(Stored data)
-----

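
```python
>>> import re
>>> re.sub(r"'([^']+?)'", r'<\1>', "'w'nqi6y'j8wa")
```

Matches: at [0:3] → "'w'".
`\1` in the replacement pulls in group 1's text for each match.

"<w>nqi6y'j8wa"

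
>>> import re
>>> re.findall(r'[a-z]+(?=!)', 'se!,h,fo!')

['se', 'fo']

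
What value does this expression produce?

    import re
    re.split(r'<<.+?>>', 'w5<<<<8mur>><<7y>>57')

['w5', '', '57']

A `+?`/`*?`/`{m,n}?` starts at its minimum and grows only as far as needed for what follows to match.
The string is cut at each match, leaving 3 pieces.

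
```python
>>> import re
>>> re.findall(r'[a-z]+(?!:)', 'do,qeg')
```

['do', 'qeg']

A negative assertion filters positions out without eating any characters.
Matches: at [0:2] → 'do'; at [3:6] → 'qeg'.
`findall` yields the raw match text (2 of them) because the pattern has no groups.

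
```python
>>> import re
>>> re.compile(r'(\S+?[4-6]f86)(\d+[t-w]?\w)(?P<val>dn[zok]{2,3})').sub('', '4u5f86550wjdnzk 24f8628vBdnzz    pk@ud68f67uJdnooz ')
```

'     pk@ud68f67uJdnooz '

The pattern matches one or more of a non-whitespace character (lazy), then a character in [4-6], then the literal 'f86' (captured); then one or more of a digit, then optionally a character in [t-w], then a word character (captured); then the literal 'd', then the literal 'n', then 2 to 3 of one of [zok] (captured as 'val').
`sub` substitutes '' at each match site.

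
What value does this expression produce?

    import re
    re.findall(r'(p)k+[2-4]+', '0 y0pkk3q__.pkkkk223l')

The pattern matches a literal 'p' (captured); then one or more of a literal 'k'; then one or more of a character in [2-4].
Walking the string: at [4:8] match 'pkk3', group 1 = 'p'; at [12:20] match 'pkkkk223', group 1 = 'p'.
One capturing group, so `findall` returns just the captured substring from each match — 2 in all.

['p', 'p']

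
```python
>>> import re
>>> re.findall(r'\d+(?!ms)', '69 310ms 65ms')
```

`(?!…)`/`(?<!…)` only lets a position through if the neighbouring text does NOT match; no characters are consumed.
No capturing groups, so `findall` returns the 3 full match strings.

['69', '31', '6']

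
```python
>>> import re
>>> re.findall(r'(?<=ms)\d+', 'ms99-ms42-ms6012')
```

['99', '42', '6012']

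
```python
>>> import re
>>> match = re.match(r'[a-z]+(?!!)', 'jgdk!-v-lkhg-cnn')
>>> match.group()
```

'jgd'

`match` is anchored at position 0; if the pattern doesn't fit there, it returns None.
The match spans [0:3] → 'jgd'.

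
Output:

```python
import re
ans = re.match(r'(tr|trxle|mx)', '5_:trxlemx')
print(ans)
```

With `match`, the pattern is implicitly anchored at the beginning.
Here the pattern fails at index 0, so the call returns None.

None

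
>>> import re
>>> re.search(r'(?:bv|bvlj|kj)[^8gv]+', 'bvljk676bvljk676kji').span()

(0, 9)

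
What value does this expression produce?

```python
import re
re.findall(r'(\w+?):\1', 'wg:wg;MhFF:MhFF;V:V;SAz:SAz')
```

['wg', 'MhFF', 'V', 'SAz']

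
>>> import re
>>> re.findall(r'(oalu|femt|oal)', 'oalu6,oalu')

['oalu', 'oalu']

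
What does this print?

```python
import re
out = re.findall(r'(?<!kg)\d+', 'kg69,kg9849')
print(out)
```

['9', '849']

Because the assertion is negative and zero-width, positions next to the forbidden text are skipped.
`findall` yields the raw match text (2 of them) because the pattern has no groups.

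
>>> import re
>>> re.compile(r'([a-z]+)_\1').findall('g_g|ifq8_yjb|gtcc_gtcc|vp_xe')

['g', 'gtcc']

The backreference `\1` re-matches whatever the first group consumed, character for character.
`findall` collects group 1 from each match (2 total).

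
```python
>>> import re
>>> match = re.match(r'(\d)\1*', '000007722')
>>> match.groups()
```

The backreference `\1` re-matches whatever the first group consumed, character for character.
With `match`, the pattern is implicitly anchored at the beginning.
The match spans [0:5] → '00000'.
Captured: group 1 = '0'.

('0',)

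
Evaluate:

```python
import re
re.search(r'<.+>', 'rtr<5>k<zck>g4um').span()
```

(3, 12)

The match spans [3:12] → '<5>k<zck>'.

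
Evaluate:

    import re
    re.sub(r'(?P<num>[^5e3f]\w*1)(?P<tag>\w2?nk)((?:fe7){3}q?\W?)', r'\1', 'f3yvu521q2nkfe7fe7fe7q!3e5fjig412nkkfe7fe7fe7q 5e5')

'f3yvu5213e5fjig412nkkfe7fe7fe7q 5e5'

This matches any character except [5e3f], then zero or more of a word character, then the literal '1' (captured as 'num'); then a word character, then optionally the literal '2', then the literal 'nk' (captured as 'tag'); then the literal 'fe7' repeated 3 times, then optionally a literal 'q', then optionally a non-word character (captured).
Matches: at [2:23] → 'yvu521q2nkfe7fe7fe7q!'.
The replacement refers to a captured group, so each match is rewritten using its own captured text.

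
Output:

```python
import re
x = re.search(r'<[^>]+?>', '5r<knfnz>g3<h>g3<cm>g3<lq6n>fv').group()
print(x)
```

The match spans [2:9] → '<knfnz>'.

<knfnz>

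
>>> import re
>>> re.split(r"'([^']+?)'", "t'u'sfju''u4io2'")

['t', 'u', "sfju'", 'u4io2', '']

Matches to split on: at [1:4] → "'u'"; at [9:16] → "'u4io2'".
Because the pattern has a capturing group, `split` also inserts each captured text between the pieces.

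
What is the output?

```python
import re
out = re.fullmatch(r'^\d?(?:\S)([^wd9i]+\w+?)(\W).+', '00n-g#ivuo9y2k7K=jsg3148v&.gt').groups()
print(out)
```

('n-g#ivuo9y2k7K', '=')

The match spans [0:29] → '00n-g#ivuo9y2k7K=jsg3148v&.gt'.
Captured: group 1 = 'n-g#ivuo9y2k7K', group 2 = '='.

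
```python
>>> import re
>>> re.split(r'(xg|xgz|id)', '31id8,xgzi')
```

['31', 'id', '8,', 'xg', 'zi']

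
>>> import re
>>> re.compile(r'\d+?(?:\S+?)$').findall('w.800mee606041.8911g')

Pattern: one or more of a digit (lazy); then one or more of a non-whitespace character (lazy) (non-capturing group); then anchored at the end.
Matches: at [2:20] → '800mee606041.8911g'.
With no groups in the pattern, `findall` gives back each whole match — 1 here.

['800mee606041.8911g']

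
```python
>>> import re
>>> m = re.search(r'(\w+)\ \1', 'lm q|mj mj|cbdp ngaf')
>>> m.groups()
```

('mj',)

`\1` is not a pattern — it's the concrete string captured by group 1, re-applied verbatim.
`re.search` scans for the first position where the pattern succeeds.
The match spans [5:10] → 'mj mj'.
Captured: group 1 = 'mj'.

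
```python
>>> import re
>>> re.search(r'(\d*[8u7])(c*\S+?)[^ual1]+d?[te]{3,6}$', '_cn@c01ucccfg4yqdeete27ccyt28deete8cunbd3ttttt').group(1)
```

'01u'

Pattern: zero or more of a digit, then one of [8u7] (captured); then zero or more of a literal 'c', then one or more of a non-whitespace character (lazy) (captured); then one or more of any character except [ual1]; then optionally the literal 'd', then 3 to 6 of one of [te]; then anchored at the end.
A `+?`/`*?`/`{m,n}?` starts at its minimum and grows only as far as needed for what follows to match.
`re.search` tries every starting position until one works.
The match spans [5:46] → '01ucccfg4yqdeete27ccyt28deete8cunbd3ttttt'.
Captured: group 1 = '01u', group 2 = 'cccfg4yqdeete27ccyt28deete8cu'.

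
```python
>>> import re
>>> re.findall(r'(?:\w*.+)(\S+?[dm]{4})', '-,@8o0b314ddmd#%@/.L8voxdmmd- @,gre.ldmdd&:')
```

The pattern matches zero or more of a word character, then one or more of any character (non-capturing group); then one or more of a non-whitespace character (lazy), then exactly 4 of one of [dm] (captured).
Scanning left to right: at [0:41] match '-,@8o0b314ddmd#%@/.L8voxdmmd- @,gre.ldmdd', group 1 = 'ldmdd'.
With a single group, `findall` returns only what that group captured — 1 item.

['ldmdd']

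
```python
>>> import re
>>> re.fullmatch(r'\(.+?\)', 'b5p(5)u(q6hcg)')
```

For `fullmatch`, every character of the input must be accounted for by the pattern.
Here there's no way to consume every character, so the call returns None.

None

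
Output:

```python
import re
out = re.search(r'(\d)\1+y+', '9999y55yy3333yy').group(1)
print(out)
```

`\1` has to match the exact text group 1 already captured.
`re.search` tries every starting position until one works.
The match spans [0:5] → '9999y'.
Captured: group 1 = '9'.

9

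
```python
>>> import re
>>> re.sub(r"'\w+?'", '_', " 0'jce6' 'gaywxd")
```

" 0_ 'gaywxd"

Each match is replaced by '_'.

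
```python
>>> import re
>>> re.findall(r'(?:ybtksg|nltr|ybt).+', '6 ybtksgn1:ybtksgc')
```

['ybtksgn1:ybtksgc']

Walking the string: at [2:18] → 'ybtksgn1:ybtksgc'.
No capturing groups, so `findall` returns the 1 full match string.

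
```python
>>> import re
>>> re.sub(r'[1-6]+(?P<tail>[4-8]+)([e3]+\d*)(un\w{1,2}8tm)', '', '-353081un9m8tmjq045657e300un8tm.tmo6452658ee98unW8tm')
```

This matches one or more of a character in [1-6]; then one or more of a character in [4-8] (captured as 'tail'); then one or more of one of [e3], then zero or more of a digit (captured); then the literal 'un', then 1 to 2 of a word character, then the literal '8tm' (captured).
Matches: at [1:14] → '353081un9m8tm'; at [35:52] → '6452658ee98unW8tm'.
Each match is replaced by ''.

'-jq045657e300un8tm.tmo'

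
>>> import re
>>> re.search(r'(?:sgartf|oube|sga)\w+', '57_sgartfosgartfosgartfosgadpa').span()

(3, 30)

The match spans [3:30] → 'sgartfosgartfosgartfosgadpa'.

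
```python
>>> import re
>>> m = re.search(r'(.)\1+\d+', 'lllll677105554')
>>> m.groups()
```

The backreference `\1` re-matches whatever the first group consumed, character for character.
`search` walks the string left to right and returns the first match it finds.
The match spans [0:14] → 'lllll677105554'.
Captured: group 1 = 'l'.

('l',)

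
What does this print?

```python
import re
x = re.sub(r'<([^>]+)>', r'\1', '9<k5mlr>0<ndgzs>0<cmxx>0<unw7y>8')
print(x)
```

9k5mlr0ndgzs0cmxx0unw7y8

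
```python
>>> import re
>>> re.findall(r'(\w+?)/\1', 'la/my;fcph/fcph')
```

['fcph']

A backreference is literal: `\1` must see the identical characters the first group matched.
Walking the string: at [6:15] match 'fcph/fcph', group 1 = 'fcph'.
Because there's exactly one group, `findall` drops the full match and keeps group 1 from the one hit.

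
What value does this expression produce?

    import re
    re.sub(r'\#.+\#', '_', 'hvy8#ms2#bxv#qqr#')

'hvy8_'

Matches: at [4:17] → '#ms2#bxv#qqr#'.
`sub` substitutes '_' at each match site.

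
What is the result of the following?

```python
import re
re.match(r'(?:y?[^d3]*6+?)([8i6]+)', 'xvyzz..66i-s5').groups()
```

('i',)

The match spans [0:10] → 'xvyzz..66i'.
Captured: group 1 = 'i'.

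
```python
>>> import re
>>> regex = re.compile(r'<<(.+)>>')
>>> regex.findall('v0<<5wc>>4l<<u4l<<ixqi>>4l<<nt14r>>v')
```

['5wc>>4l<<u4l<<ixqi>>4l<<nt14r']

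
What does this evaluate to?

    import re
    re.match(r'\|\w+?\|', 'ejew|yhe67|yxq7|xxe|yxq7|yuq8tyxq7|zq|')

None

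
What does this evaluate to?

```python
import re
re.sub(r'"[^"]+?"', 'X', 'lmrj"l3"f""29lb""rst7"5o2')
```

Matches: at [4:8] → '"l3"'; at [10:16] → '"29lb"'; at [16:22] → '"rst7"'.
Each match is replaced by 'X'.

'lmrjXf"XX5o2'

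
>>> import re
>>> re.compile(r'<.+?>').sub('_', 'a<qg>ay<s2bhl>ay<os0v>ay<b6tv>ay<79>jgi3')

'a_ay_ay_ay_ay_jgi3'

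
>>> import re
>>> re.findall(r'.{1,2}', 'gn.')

The pattern matches 1 to 2 of any character.
With no groups in the pattern, `findall` gives back each whole match — 2 here.

['gn', '.']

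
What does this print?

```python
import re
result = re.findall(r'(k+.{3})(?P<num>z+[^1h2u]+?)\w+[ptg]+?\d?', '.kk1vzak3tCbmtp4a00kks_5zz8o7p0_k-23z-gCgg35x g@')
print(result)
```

2 groups means each result is a tuple of 2 captured strings — 2 here.

[('kk1v', 'za'), ('k-23', 'z-')]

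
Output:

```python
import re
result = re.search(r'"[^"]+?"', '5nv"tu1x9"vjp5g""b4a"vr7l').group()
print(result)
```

`re.search` scans for the first position where the pattern succeeds.
The match spans [3:10] → '"tu1x9"'.

"tu1x9"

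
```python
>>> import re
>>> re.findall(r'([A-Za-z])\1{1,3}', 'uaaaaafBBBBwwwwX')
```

The backreference `\1` re-matches whatever the first group consumed, character for character.
Scanning left to right: at [1:5] match 'aaaa', group 1 = 'a'; at [7:11] match 'BBBB', group 1 = 'B'; at [11:15] match 'wwww', group 1 = 'w'.
With a single group, `findall` returns only what that group captured — 3 items.

['a', 'B', 'w']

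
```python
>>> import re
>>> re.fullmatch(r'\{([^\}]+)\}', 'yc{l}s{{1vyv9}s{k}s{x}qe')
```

None

`re.fullmatch` is like wrapping the pattern in `^…$` (in single-line mode).
Here there's no way to consume every character, so the call returns None.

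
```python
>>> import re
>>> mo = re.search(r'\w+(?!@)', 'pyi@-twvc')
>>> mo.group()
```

The negative lookaround is zero-width — it rules out positions where the adjacent text would match, without consuming anything.
`re.search` tries every starting position until one works.
The match spans [0:2] → 'py'.

'py'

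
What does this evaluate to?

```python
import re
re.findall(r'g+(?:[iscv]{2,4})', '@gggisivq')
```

Since nothing is captured, `findall` lists the 1 matched substring directly.

['gggisiv']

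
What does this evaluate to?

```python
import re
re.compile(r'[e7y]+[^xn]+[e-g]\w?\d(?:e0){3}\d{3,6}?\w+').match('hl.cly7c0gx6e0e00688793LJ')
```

Pattern: one or more of one of [e7y], then one or more of any character except [xn]; then a character in [e-g], then optionally a word character, then a digit; then the literal 'e0' repeated 3 times, then 3 to 6 of a digit (lazy); then one or more of a word character.
With `match`, the pattern is implicitly anchored at the beginning.
Here the pattern fails at index 0, so the call returns None.

None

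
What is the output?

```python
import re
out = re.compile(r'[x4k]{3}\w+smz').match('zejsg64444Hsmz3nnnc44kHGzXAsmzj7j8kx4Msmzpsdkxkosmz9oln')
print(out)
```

None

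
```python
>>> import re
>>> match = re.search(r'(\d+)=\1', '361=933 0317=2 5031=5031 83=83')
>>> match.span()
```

(15, 24)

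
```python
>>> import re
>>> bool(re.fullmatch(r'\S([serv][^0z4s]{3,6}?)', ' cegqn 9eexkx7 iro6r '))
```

For `fullmatch`, every character of the input must be accounted for by the pattern.
Here there's no way to consume every character, so the call returns None, and `bool(None)` is False.

False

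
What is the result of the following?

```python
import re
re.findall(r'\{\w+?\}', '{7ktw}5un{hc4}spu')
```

Scanning left to right: at [0:6] → '{7ktw}'; at [9:14] → '{hc4}'.
No capturing groups, so `findall` returns the 2 full match strings.

['{7ktw}', '{hc4}']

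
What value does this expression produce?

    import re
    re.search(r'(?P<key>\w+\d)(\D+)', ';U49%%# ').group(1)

The pattern matches one or more of a word character, then a digit (captured as 'key'); then one or more of a non-digit (captured).
`re.search` scans for the first position where the pattern succeeds.
The match spans [1:8] → 'U49%%# '.
Captured: group 1 = 'U49', group 2 = '%%# '.

'U49'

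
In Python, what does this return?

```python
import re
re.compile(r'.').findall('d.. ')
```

Pattern: any character.
Since nothing is captured, `findall` lists the 4 matched substrings directly.

['d', '.', '.', ' ']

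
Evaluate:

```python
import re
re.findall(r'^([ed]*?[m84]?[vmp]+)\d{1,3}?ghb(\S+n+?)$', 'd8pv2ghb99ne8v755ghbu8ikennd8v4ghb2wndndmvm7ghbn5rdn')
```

[('d8pv', '99ne8v755ghbu8ikennd8v4ghb2wndndmvm7ghbn5rdn')]

This matches anchored at the start of the string; then zero or more of one of [ed] (lazy), then optionally one of [m84], then one or more of one of [vmp] (captured); then 1 to 3 of a digit (lazy), then the literal 'ghb'; then one or more of a non-whitespace character, then one or more of the literal 'n' (lazy) (captured); then anchored at the end.
Scanning left to right: at [0:52] match 'd8pv2ghb99ne8v755ghbu8ikennd8v4ghb2wndndmvm7ghbn5rdn', groups = ('d8pv', '99ne8v755ghbu8ikennd8v4ghb2wndndmvm7ghbn5rdn').
`findall` packs the 2 group values into a tuple for every match.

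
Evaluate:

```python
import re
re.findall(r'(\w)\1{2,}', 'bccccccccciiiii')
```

['c', 'i']

`\1` has to match the exact text group 1 already captured.
Walking the string: at [1:10] match 'ccccccccc', group 1 = 'c'; at [10:15] match 'iiiii', group 1 = 'i'.
With a single group, `findall` returns only what that group captured — 2 items.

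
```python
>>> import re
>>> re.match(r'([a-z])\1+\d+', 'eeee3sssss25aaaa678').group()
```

`re.match` won't scan ahead — the pattern has to work from the very first character.
The match spans [0:5] → 'eeee3'.

'eeee3'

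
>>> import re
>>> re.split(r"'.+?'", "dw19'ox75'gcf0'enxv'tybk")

['dw19', 'gcf0', 'tybk']

Because the quantifier is non-greedy, it stops expanding at the earliest point where the rest of the pattern can succeed.
Matches to split on: at [4:10] → "'ox75'"; at [14:20] → "'enxv'".
Each match becomes a cut point; 3 segments remain.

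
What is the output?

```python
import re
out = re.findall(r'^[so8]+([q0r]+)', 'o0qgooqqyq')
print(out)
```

Pattern: anchored at the start of the string; then one or more of one of [so8]; then one or more of one of [q0r] (captured).
With a single group, `findall` returns only what that group captured — 1 item.

['0q']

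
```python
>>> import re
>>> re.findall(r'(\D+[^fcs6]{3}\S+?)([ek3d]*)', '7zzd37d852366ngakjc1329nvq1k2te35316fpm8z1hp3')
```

[('zzd37d8', ''), ('ngakjc1329', ''), ('nvq1k2t', 'e3'), ('fpm8z1h', '')]

This matches one or more of a non-digit, then exactly 3 of any character except [fcs6], then one or more of a non-whitespace character (lazy) (captured); then zero or more of one of [ek3d] (captured).
The `?` after the quantifier makes it lazy — it takes as little as possible before letting the rest of the pattern try.
Matches: at [1:8] match 'zzd37d8', groups = ('zzd37d8', ''); at [13:23] match 'ngakjc1329', groups = ('ngakjc1329', ''); at [23:32] match 'nvq1k2te3', groups = ('nvq1k2t', 'e3'); at [36:43] match 'fpm8z1h', groups = ('fpm8z1h', '').
With 2 capturing groups, `findall` returns a 2-tuple per match.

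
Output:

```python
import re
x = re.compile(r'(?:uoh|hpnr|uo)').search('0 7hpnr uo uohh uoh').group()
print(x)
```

hpnr

`re.search` tries every starting position until one works.
The match spans [3:7] → 'hpnr'.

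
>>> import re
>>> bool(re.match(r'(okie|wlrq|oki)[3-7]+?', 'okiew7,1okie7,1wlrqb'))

False

With `match`, the pattern is implicitly anchored at the beginning.
Here the string doesn't start with a match, so the call returns None, and `bool(None)` is False.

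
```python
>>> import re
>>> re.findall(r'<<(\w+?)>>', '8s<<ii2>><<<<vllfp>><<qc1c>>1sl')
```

['ii2', 'vllfp', 'qc1c']

One capturing group, so `findall` returns just the captured substring from each match — 3 in all.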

-----

Read the data above and pull out each line that holds the string "regex".

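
>>> regex = re.compile(r'<<(.+)>>')
>>> regex.findall('v0<<5wc>>4l<<u4l<<ixqi>>4l<<nt14r>>v')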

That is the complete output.